## [PROBLEM REQUIREMENTS]
Please make an exact transcription of all the data that follows.

=-=-=

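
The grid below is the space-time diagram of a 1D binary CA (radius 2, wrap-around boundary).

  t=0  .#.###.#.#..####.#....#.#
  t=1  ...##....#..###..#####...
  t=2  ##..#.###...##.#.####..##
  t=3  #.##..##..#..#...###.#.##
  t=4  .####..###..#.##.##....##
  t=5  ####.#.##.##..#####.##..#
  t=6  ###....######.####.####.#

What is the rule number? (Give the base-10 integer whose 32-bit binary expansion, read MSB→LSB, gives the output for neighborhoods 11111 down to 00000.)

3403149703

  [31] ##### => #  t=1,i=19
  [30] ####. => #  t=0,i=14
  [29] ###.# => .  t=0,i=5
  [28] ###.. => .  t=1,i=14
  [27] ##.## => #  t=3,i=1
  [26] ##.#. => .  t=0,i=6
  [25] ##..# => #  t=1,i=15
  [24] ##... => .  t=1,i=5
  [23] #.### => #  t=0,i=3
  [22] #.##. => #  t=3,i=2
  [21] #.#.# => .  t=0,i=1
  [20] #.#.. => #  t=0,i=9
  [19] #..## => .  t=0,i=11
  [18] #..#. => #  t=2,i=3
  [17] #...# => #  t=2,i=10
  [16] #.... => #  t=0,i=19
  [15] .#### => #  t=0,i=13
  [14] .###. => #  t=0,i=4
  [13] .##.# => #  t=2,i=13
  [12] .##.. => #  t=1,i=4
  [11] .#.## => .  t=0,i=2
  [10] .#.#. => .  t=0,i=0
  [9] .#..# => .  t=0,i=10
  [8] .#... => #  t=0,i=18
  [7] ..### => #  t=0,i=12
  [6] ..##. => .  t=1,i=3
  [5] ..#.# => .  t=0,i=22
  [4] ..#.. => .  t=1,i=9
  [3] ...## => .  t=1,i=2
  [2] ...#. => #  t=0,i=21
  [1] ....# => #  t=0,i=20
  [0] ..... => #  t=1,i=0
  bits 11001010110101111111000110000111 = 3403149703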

=-=-=

## [ANSWER TO THIS EXERCISE]
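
The grid below is the space-time diagram of a 1D binary CA (radius 2, wrap-around boundary).

  t=0  .#.###.#.#..####.#....#.#
  t=1  ...##....#..###..#####...
  t=2  ##..#.###...##.#.####..##
  t=3  #.##..##..#..#...###.#.##
  t=4  .####..###..#.##.##....##
  t=5  ####.#.##.##..#####.##..#
  t=6  ###....######.####.####.#

What is the rule number? (Give the base-10 integer whose 32-bit binary expansion, read MSB→LSB, gives the output for neighborhoods 11111 down to 00000.)

3403149703

  [31] ##### => #  t=1,i=19
  [30] ####. => #  t=0,i=14
  [29] ###.# => .  t=0,i=5
  [28] ###.. => .  t=1,i=14
  [27] ##.## => #  t=3,i=1
  [26] ##.#. => .  t=0,i=6
  [25] ##..# => #  t=1,i=15
  [24] ##... => .  t=1,i=5
  [23] #.### => #  t=0,i=3
  [22] #.##. => #  t=3,i=2
  [21] #.#.# => .  t=0,i=1
  [20] #.#.. => #  t=0,i=9
  [19] #..## => .  t=0,i=11
  [18] #..#. => #  t=2,i=3
  [17] #...# => #  t=2,i=10
  [16] #.... => #  t=0,i=19
  [15] .#### => #  t=0,i=13
  [14] .###. => #  t=0,i=4
  [13] .##.# => #  t=2,i=13
  [12] .##.. => #  t=1,i=4
  [11] .#.## => .  t=0,i=2
  [10] .#.#. => .  t=0,i=0
  [9] .#..# => .  t=0,i=10
  [8] .#... => #  t=0,i=18
  [7] ..### => #  t=0,i=12
  [6] ..##. => .  t=1,i=3
  [5] ..#.# => .  t=0,i=22
  [4] ..#.. => .  t=1,i=9
  [3] ...## => .  t=1,i=2
  [2] ...#. => #  t=0,i=21
  [1] ....# => #  t=0,i=20
  [0] ..... => #  t=1,i=0
  bits 11001010110101111111000110000111 = 3403149703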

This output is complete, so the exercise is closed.